(DATA FOR THIS EXERCISE):
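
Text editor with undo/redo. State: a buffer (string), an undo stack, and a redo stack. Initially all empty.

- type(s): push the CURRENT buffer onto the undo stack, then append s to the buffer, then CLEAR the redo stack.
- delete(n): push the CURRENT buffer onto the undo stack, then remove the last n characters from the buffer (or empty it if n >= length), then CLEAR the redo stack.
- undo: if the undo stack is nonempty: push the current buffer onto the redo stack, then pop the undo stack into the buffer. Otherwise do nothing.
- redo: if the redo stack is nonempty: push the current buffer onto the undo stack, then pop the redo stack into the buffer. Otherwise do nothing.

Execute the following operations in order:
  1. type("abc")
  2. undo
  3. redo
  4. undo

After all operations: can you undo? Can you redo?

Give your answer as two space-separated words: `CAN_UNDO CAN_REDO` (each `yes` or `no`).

Answer: no yes

Derivation:
After op 1 (type): buf='abc' undo_depth=1 redo_depth=0
After op 2 (undo): buf='(empty)' undo_depth=0 redo_depth=1
After op 3 (redo): buf='abc' undo_depth=1 redo_depth=0
After op 4 (undo): buf='(empty)' undo_depth=0 redo_depth=1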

(EXERCISE GOAL): Copy out all lines of the listing above that include "push".

(FINISHED TASK):
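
- type(s): push the CURRENT buffer onto the undo stack, then append s to the buffer, then CLEAR the redo stack.
- delete(n): push the CURRENT buffer onto the undo stack, then remove the last n characters from the buffer (or empty it if n >= length), then CLEAR the redo stack.
- undo: if the undo stack is nonempty: push the current buffer onto the redo stack, then pop the undo stack into the buffer. Otherwise do nothing.
- redo: if the redo stack is nonempty: push the current buffer onto the undo stack, then pop the redo stack into the buffer. Otherwise do nothing.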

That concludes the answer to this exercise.